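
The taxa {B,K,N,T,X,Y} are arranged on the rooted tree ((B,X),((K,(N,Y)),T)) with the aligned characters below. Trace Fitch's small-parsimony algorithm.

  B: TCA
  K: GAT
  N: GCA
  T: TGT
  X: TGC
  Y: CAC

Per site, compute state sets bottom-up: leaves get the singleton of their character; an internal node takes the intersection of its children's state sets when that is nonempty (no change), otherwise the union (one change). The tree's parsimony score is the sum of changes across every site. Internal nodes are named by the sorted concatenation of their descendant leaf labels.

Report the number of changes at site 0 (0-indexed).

site 0, node BX: B={T} ∩ X={T} → {T} (+0)
site 0, node NY: N={G} ∪ Y={C} → {C,G} (+1)
site 0, node KNY: K={G} ∩ NY={C,G} → {G} (+0)
site 0, node KNTY: KNY={G} ∪ T={T} → {G,T} (+1)
site 0, node BKNTXY: BX={T} ∩ KNTY={G,T} → {T} (+0)
site 1, node BX: B={C} ∪ X={G} → {C,G} (+1)
site 1, node NY: N={C} ∪ Y={A} → {A,C} (+1)
site 1, node KNY: K={A} ∩ NY={A,C} → {A} (+0)
site 1, node KNTY: KNY={A} ∪ T={G} → {A,G} (+1)
site 1, node BKNTXY: BX={C,G} ∩ KNTY={A,G} → {G} (+0)
site 2, node BX: B={A} ∪ X={C} → {A,C} (+1)
site 2, node NY: N={A} ∪ Y={C} → {A,C} (+1)
site 2, node KNY: K={T} ∪ NY={A,C} → {A,C,T} (+1)
site 2, node KNTY: KNY={A,C,T} ∩ T={T} → {T} (+0)
site 2, node BKNTXY: BX={A,C} ∪ KNTY={T} → {A,C,T} (+1)
per-site changes: [2, 3, 4]; total = 9

2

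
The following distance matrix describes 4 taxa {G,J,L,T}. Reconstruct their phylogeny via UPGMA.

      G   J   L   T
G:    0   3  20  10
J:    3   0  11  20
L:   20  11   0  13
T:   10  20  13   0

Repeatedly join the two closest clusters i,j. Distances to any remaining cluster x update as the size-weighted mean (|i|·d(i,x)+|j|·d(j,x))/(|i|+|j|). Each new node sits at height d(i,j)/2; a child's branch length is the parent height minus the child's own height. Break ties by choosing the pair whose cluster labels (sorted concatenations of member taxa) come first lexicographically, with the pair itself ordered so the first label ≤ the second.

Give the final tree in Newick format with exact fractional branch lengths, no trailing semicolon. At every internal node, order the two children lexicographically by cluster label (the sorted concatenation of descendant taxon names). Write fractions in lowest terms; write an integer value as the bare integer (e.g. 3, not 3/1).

((G:3/2,J:3/2):49/8,(L:13/2,T:13/2):9/8)

step 1: merge (G,J) at d=3; branch lengths G→3/2, J→3/2; new cluster GJ
  updated: d(GJ,L)=31/2, d(GJ,T)=15
step 2: merge (L,T) at d=13; branch lengths L→13/2, T→13/2; new cluster LT
  updated: d(GJ,LT)=61/4
step 3: merge (GJ,LT) at d=61/4; branch lengths GJ→49/8, LT→9/8; new cluster GJLT
final tree: ((G:3/2,J:3/2):49/8,(L:13/2,T:13/2):9/8)
total length: 93/4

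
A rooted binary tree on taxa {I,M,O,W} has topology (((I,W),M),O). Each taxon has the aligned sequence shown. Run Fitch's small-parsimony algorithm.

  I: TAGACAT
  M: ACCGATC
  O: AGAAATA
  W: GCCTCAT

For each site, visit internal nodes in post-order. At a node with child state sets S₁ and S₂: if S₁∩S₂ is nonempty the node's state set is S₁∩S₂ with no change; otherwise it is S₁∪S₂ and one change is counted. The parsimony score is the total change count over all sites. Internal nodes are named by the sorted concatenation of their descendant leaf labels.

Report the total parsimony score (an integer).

12

site 0, node IW: I={T} ∪ W={G} → {G,T} (+1)
site 0, node IMW: IW={G,T} ∪ M={A} → {A,G,T} (+1)
site 0, node IMOW: IMW={A,G,T} ∩ O={A} → {A} (+0)
site 1, node IW: I={A} ∪ W={C} → {A,C} (+1)
site 1, node IMW: IW={A,C} ∩ M={C} → {C} (+0)
site 1, node IMOW: IMW={C} ∪ O={G} → {C,G} (+1)
site 2, node IW: I={G} ∪ W={C} → {C,G} (+1)
site 2, node IMW: IW={C,G} ∩ M={C} → {C} (+0)
site 2, node IMOW: IMW={C} ∪ O={A} → {A,C} (+1)
site 3, node IW: I={A} ∪ W={T} → {A,T} (+1)
site 3, node IMW: IW={A,T} ∪ M={G} → {A,G,T} (+1)
site 3, node IMOW: IMW={A,G,T} ∩ O={A} → {A} (+0)
site 4, node IW: I={C} ∩ W={C} → {C} (+0)
site 4, node IMW: IW={C} ∪ M={A} → {A,C} (+1)
site 4, node IMOW: IMW={A,C} ∩ O={A} → {A} (+0)
site 5, node IW: I={A} ∩ W={A} → {A} (+0)
site 5, node IMW: IW={A} ∪ M={T} → {A,T} (+1)
site 5, node IMOW: IMW={A,T} ∩ O={T} → {T} (+0)
site 6, node IW: I={T} ∩ W={T} → {T} (+0)
site 6, node IMW: IW={T} ∪ M={C} → {C,T} (+1)
site 6, node IMOW: IMW={C,T} ∪ O={A} → {A,C,T} (+1)
per-site changes: [2, 2, 2, 2, 1, 1, 2]; total = 12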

• Task description
Report every line of the records that contains the word "rooted".

• Exercise output
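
The taxa {B,K,N,T,X,Y} are arranged on the rooted tree ((B,X),((K,(N,Y)),T)) with the aligned characters below. Trace Fitch's small-parsimony algorithm.
A rooted binary tree on taxa {I,M,O,W} has topology (((I,W),M),O). Each taxon has the aligned sequence shown. Run Fitch's small-parsimony algorithm.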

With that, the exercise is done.